* **What needs to be done**
Return the data in full, exactly as it was written.

(Data items)
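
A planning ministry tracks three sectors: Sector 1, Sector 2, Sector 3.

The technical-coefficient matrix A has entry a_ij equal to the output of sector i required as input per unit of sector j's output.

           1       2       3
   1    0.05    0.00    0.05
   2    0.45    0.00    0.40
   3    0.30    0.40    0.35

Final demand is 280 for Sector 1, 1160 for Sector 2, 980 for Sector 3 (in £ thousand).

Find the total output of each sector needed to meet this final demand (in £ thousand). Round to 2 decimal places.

I − A =
  [   0.95     0.00    -0.05]
  [  -0.45     1.00    -0.40]
  [  -0.30    -0.40     0.65]
Cofactors of I−A, C_ij = (−1)^(i+j)·(minor ij) (rows/columns in the sector order above):
  C_11 = (1.00)(0.65) − (-0.40)(-0.40) = 0.4900
  C_12 = −[(-0.45)(0.65) − (-0.40)(-0.30)] = 0.4125
  C_13 = (-0.45)(-0.40) − (1.00)(-0.30) = 0.4800
  C_21 = −[(0.00)(0.65) − (-0.05)(-0.40)] = 0.0200
  C_22 = (0.95)(0.65) − (-0.05)(-0.30) = 0.6025
  C_23 = −[(0.95)(-0.40) − (0.00)(-0.30)] = 0.3800
  C_31 = (0.00)(-0.40) − (-0.05)(1.00) = 0.0500
  C_32 = −[(0.95)(-0.40) − (-0.05)(-0.45)] = 0.4025
  C_33 = (0.95)(1.00) − (0.00)(-0.45) = 0.9500
det(I−A) = Σ_j (I−A)_1j·C_1j = (0.95)(0.4900) + (0.00)(0.4125) + (-0.05)(0.4800) = 0.4415
adj(I−A) = Cᵀ =
  [ 0.4900   0.0200   0.0500]
  [ 0.4125   0.6025   0.4025]
  [ 0.4800   0.3800   0.9500]
(I − A)⁻¹ = adj(I−A) / det(I−A) ≈
  [   1.1099     0.0453     0.1133]
  [   0.9343     1.3647     0.9117]
  [   1.0872     0.8607     2.1518]
x = (I − A)⁻¹ d = adj(I−A)·d / det(I−A), with det(I−A) = 0.4415:
  x_1 = (0.4900·280 + 0.0200·1160 + 0.0500·980) / 0.4415 = 209.40 / 0.4415 ≈ 474.29
  x_2 = (0.4125·280 + 0.6025·1160 + 0.4025·980) / 0.4415 = 1208.85 / 0.4415 ≈ 2738.05
  x_3 = (0.4800·280 + 0.3800·1160 + 0.9500·980) / 0.4415 = 1506.20 / 0.4415 ≈ 3411.55

x_1 = 474.29, x_2 = 2738.05, x_3 = 3411.55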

* **Solution**
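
A planning ministry tracks three sectors: Sector 1, Sector 2, Sector 3.

The technical-coefficient matrix A has entry a_ij equal to the output of sector i required as input per unit of sector j's output.

           1       2       3
   1    0.05    0.00    0.05
   2    0.45    0.00    0.40
   3    0.30    0.40    0.35

Final demand is 280 for Sector 1, 1160 for Sector 2, 980 for Sector 3 (in £ thousand).

Find the total output of each sector needed to meet this final demand (in £ thousand). Round to 2 decimal places.

I − A =
  [   0.95     0.00    -0.05]
  [  -0.45     1.00    -0.40]
  [  -0.30    -0.40     0.65]
Cofactors of I−A, C_ij = (−1)^(i+j)·(minor ij) (rows/columns in the sector order above):
  C_11 = (1.00)(0.65) − (-0.40)(-0.40) = 0.4900
  C_12 = −[(-0.45)(0.65) − (-0.40)(-0.30)] = 0.4125
  C_13 = (-0.45)(-0.40) − (1.00)(-0.30) = 0.4800
  C_21 = −[(0.00)(0.65) − (-0.05)(-0.40)] = 0.0200
  C_22 = (0.95)(0.65) − (-0.05)(-0.30) = 0.6025
  C_23 = −[(0.95)(-0.40) − (0.00)(-0.30)] = 0.3800
  C_31 = (0.00)(-0.40) − (-0.05)(1.00) = 0.0500
  C_32 = −[(0.95)(-0.40) − (-0.05)(-0.45)] = 0.4025
  C_33 = (0.95)(1.00) − (0.00)(-0.45) = 0.9500
det(I−A) = Σ_j (I−A)_1j·C_1j = (0.95)(0.4900) + (0.00)(0.4125) + (-0.05)(0.4800) = 0.4415
adj(I−A) = Cᵀ =
  [ 0.4900   0.0200   0.0500]
  [ 0.4125   0.6025   0.4025]
  [ 0.4800   0.3800   0.9500]
(I − A)⁻¹ = adj(I−A) / det(I−A) ≈
  [   1.1099     0.0453     0.1133]
  [   0.9343     1.3647     0.9117]
  [   1.0872     0.8607     2.1518]
x = (I − A)⁻¹ d = adj(I−A)·d / det(I−A), with det(I−A) = 0.4415:
  x_1 = (0.4900·280 + 0.0200·1160 + 0.0500·980) / 0.4415 = 209.40 / 0.4415 ≈ 474.29
  x_2 = (0.4125·280 + 0.6025·1160 + 0.4025·980) / 0.4415 = 1208.85 / 0.4415 ≈ 2738.05
  x_3 = (0.4800·280 + 0.3800·1160 + 0.9500·980) / 0.4415 = 1506.20 / 0.4415 ≈ 3411.55

x_1 = 474.29, x_2 = 2738.05, x_3 = 3411.55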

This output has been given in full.